[[ SOURCE MATERIAL, beginning ]]
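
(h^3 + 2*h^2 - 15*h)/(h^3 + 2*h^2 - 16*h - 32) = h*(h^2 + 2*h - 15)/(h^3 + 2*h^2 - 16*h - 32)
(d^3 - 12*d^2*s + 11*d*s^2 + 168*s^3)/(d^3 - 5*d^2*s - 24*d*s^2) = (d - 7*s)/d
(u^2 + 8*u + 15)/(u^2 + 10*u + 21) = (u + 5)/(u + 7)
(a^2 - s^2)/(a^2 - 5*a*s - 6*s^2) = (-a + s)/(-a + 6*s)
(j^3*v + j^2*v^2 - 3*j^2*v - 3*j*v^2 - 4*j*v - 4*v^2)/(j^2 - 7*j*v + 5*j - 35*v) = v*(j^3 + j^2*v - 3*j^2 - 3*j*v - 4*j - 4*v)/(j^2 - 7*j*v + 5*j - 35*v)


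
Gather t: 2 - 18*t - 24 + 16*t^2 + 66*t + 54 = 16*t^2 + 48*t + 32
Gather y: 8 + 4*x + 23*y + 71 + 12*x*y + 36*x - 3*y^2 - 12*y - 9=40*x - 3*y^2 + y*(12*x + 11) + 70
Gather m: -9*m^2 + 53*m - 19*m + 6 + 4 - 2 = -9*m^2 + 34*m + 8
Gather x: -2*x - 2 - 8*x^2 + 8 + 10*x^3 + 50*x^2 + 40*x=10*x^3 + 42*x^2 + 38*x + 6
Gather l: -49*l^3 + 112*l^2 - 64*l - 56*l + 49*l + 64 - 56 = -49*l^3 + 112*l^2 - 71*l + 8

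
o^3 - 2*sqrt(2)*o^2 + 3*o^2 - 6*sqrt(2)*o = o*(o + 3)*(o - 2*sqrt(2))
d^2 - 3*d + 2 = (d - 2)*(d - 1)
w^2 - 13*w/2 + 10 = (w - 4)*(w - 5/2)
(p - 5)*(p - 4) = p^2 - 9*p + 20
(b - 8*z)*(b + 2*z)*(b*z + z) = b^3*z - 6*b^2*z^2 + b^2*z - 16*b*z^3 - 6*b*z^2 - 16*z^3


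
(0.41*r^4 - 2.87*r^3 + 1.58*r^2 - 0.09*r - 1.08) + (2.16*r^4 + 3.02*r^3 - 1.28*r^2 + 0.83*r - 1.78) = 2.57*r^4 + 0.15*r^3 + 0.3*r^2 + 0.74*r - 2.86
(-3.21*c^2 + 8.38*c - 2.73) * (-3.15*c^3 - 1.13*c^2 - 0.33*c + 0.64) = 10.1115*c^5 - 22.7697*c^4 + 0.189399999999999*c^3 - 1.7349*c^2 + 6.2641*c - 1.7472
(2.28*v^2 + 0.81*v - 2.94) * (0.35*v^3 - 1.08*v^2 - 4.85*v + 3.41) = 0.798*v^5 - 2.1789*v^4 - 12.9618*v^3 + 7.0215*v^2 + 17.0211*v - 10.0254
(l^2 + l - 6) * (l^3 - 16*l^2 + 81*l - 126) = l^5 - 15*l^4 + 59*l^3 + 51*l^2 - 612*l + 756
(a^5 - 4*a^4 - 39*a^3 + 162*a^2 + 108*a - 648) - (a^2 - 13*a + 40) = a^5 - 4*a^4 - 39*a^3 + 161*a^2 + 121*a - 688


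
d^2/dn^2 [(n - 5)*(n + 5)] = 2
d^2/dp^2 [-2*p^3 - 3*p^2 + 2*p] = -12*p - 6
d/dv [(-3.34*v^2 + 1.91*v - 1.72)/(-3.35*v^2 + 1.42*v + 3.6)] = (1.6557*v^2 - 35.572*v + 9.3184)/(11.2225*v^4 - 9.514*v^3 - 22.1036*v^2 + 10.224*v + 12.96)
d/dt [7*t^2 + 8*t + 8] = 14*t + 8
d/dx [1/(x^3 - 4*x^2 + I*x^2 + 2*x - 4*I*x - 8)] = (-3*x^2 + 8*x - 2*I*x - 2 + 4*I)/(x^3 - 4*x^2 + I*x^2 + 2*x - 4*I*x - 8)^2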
[[ SOURCE MATERIAL, end ]]
[[ SOURCE MATERIAL, beginning ]]
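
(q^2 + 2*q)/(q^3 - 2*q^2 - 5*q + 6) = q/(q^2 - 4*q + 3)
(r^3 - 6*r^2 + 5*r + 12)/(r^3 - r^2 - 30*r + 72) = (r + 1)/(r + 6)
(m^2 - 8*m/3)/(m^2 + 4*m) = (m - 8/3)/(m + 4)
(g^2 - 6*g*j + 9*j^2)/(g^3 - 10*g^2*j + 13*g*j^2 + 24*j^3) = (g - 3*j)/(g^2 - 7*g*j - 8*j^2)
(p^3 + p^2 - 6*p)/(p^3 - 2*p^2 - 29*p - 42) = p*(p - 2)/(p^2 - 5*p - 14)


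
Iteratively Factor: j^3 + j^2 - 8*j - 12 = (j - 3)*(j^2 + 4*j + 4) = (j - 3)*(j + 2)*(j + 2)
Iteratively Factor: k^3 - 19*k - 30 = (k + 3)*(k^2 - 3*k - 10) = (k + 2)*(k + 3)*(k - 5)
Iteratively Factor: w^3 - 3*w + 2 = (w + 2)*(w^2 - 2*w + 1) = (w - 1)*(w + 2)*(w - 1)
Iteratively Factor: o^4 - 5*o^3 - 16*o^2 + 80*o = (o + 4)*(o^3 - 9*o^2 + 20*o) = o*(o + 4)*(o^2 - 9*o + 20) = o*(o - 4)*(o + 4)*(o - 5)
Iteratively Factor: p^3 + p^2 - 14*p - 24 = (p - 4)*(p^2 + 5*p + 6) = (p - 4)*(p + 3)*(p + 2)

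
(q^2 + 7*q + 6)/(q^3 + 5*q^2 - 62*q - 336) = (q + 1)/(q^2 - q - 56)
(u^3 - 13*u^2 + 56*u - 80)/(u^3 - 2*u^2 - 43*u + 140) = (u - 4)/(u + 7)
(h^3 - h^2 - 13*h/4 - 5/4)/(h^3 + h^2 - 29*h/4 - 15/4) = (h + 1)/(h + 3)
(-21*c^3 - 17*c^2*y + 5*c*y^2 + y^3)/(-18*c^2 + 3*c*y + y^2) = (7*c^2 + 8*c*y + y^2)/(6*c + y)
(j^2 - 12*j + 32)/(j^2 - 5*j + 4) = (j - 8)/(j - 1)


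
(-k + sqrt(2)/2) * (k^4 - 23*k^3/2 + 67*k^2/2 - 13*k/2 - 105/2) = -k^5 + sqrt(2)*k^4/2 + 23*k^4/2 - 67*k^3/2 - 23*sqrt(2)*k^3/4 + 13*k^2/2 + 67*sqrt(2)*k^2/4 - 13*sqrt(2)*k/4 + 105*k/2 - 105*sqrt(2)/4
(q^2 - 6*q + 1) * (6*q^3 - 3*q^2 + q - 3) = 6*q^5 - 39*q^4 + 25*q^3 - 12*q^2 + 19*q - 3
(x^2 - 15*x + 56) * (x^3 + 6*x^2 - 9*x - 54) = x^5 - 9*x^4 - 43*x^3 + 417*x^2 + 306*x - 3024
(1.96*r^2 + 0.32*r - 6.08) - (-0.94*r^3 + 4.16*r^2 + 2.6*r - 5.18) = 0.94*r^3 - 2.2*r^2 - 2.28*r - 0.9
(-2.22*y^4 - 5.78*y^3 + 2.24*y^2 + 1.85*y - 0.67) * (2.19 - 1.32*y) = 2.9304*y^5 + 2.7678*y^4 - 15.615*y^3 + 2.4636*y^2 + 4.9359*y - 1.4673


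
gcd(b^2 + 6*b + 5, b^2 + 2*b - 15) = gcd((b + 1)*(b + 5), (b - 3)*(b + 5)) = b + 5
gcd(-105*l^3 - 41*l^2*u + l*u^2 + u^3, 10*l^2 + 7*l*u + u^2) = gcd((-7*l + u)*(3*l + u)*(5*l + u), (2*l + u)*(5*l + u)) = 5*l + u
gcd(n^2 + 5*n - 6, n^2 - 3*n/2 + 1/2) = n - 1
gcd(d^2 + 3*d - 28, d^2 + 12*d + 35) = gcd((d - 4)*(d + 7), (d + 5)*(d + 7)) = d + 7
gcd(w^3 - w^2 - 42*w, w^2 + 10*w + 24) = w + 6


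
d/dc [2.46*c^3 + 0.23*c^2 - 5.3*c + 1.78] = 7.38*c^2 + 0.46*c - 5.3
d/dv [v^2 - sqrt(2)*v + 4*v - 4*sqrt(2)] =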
[[ SOURCE MATERIAL, end ]]
[[ SOURCE MATERIAL, beginning ]]
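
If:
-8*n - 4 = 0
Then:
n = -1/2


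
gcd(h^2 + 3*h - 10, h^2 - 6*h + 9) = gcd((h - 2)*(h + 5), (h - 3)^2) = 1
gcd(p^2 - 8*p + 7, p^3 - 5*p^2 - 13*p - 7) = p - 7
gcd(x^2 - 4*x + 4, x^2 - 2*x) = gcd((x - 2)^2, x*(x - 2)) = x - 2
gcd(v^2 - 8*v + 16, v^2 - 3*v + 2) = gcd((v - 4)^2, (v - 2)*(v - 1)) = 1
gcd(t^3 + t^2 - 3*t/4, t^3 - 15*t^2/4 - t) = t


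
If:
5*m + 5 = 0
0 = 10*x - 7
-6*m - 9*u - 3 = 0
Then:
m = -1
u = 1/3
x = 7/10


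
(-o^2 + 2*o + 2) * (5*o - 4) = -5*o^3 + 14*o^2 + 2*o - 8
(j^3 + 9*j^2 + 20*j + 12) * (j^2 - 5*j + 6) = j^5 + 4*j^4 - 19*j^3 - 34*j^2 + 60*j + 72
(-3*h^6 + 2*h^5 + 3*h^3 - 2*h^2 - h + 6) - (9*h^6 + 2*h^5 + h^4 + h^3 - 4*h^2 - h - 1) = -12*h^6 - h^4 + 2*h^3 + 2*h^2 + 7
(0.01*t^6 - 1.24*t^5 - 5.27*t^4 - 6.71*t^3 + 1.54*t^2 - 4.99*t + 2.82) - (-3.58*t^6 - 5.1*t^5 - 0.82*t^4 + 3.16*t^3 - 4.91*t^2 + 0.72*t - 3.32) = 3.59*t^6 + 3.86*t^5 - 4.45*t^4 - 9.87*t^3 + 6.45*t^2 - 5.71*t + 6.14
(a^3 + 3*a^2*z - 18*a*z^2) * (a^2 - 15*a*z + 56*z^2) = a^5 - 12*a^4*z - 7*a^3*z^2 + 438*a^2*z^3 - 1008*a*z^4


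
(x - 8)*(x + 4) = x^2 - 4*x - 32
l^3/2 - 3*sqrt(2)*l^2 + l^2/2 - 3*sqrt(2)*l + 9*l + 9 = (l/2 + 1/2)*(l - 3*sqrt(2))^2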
[[ SOURCE MATERIAL, end ]]
→ **WORK ORDER**: Reply with the number of lines in the entries that hold the word "Iteratively", and add no other words.

→ **EXERCISE ANSWER**: 5